▶ _Task objective_
All of the records listed below should be retyped exactly.

▶ _Record set_
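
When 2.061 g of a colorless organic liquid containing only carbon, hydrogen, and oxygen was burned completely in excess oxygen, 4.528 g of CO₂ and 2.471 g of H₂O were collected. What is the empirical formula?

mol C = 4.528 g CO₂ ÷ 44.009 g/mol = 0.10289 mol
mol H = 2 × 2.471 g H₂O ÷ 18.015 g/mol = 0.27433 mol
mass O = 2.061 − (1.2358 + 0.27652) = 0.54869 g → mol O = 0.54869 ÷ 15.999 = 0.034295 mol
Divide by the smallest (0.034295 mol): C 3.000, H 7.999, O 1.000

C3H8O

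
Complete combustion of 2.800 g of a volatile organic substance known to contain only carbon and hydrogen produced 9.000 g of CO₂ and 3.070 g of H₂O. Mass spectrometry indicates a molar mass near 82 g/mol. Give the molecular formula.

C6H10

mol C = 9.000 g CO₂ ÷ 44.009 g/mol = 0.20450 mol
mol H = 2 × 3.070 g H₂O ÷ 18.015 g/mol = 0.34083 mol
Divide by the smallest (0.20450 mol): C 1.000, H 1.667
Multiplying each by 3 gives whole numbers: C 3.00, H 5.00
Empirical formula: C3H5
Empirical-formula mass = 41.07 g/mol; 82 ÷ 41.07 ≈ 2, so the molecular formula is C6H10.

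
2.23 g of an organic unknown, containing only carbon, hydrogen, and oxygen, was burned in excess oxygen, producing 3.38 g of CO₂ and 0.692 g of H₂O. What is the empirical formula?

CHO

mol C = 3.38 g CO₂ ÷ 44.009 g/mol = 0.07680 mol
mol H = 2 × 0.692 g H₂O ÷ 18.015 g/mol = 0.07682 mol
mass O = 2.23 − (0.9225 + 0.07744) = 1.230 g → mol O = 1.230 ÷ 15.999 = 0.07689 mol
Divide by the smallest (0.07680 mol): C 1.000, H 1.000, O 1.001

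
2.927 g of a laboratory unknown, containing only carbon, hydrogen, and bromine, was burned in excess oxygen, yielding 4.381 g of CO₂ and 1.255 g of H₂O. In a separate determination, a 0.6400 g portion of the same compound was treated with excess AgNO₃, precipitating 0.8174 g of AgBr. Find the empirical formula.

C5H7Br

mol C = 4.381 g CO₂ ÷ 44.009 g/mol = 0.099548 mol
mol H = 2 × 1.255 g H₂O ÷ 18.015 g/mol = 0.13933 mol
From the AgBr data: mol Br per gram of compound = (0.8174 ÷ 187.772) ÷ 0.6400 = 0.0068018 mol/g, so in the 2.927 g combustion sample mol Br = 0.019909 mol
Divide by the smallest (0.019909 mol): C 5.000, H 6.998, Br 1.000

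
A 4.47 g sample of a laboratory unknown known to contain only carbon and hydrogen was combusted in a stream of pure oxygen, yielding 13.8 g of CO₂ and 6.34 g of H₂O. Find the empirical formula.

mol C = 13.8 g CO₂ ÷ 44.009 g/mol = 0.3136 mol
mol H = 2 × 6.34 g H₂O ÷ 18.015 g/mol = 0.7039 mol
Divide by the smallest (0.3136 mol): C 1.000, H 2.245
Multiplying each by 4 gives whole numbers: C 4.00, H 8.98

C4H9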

▶ _Written reply_
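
When 2.061 g of a colorless organic liquid containing only carbon, hydrogen, and oxygen was burned completely in excess oxygen, 4.528 g of CO₂ and 2.471 g of H₂O were collected. What is the empirical formula?

mol C = 4.528 g CO₂ ÷ 44.009 g/mol = 0.10289 mol
mol H = 2 × 2.471 g H₂O ÷ 18.015 g/mol = 0.27433 mol
mass O = 2.061 − (1.2358 + 0.27652) = 0.54869 g → mol O = 0.54869 ÷ 15.999 = 0.034295 mol
Divide by the smallest (0.034295 mol): C 3.000, H 7.999, O 1.000

C3H8O

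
Complete combustion of 2.800 g of a volatile organic substance known to contain only carbon and hydrogen produced 9.000 g of CO₂ and 3.070 g of H₂O. Mass spectrometry indicates a molar mass near 82 g/mol. Give the molecular formula.

C6H10

mol C = 9.000 g CO₂ ÷ 44.009 g/mol = 0.20450 mol
mol H = 2 × 3.070 g H₂O ÷ 18.015 g/mol = 0.34083 mol
Divide by the smallest (0.20450 mol): C 1.000, H 1.667
Multiplying each by 3 gives whole numbers: C 3.00, H 5.00
Empirical formula: C3H5
Empirical-formula mass = 41.07 g/mol; 82 ÷ 41.07 ≈ 2, so the molecular formula is C6H10.

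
2.23 g of an organic unknown, containing only carbon, hydrogen, and oxygen, was burned in excess oxygen, producing 3.38 g of CO₂ and 0.692 g of H₂O. What is the empirical formula?

CHO

mol C = 3.38 g CO₂ ÷ 44.009 g/mol = 0.07680 mol
mol H = 2 × 0.692 g H₂O ÷ 18.015 g/mol = 0.07682 mol
mass O = 2.23 − (0.9225 + 0.07744) = 1.230 g → mol O = 1.230 ÷ 15.999 = 0.07689 mol
Divide by the smallest (0.07680 mol): C 1.000, H 1.000, O 1.001

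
2.927 g of a laboratory unknown, containing only carbon, hydrogen, and bromine, was burned in excess oxygen, yielding 4.381 g of CO₂ and 1.255 g of H₂O. In a separate determination, a 0.6400 g portion of the same compound was treated with excess AgNO₃, precipitating 0.8174 g of AgBr. Find the empirical formula.

C5H7Br

mol C = 4.381 g CO₂ ÷ 44.009 g/mol = 0.099548 mol
mol H = 2 × 1.255 g H₂O ÷ 18.015 g/mol = 0.13933 mol
From the AgBr data: mol Br per gram of compound = (0.8174 ÷ 187.772) ÷ 0.6400 = 0.0068018 mol/g, so in the 2.927 g combustion sample mol Br = 0.019909 mol
Divide by the smallest (0.019909 mol): C 5.000, H 6.998, Br 1.000

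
A 4.47 g sample of a laboratory unknown known to contain only carbon and hydrogen was combusted in a stream of pure oxygen, yielding 13.8 g of CO₂ and 6.34 g of H₂O. Find the empirical formula.

mol C = 13.8 g CO₂ ÷ 44.009 g/mol = 0.3136 mol
mol H = 2 × 6.34 g H₂O ÷ 18.015 g/mol = 0.7039 mol
Divide by the smallest (0.3136 mol): C 1.000, H 2.245
Multiplying each by 4 gives whole numbers: C 4.00, H 8.98

C4H9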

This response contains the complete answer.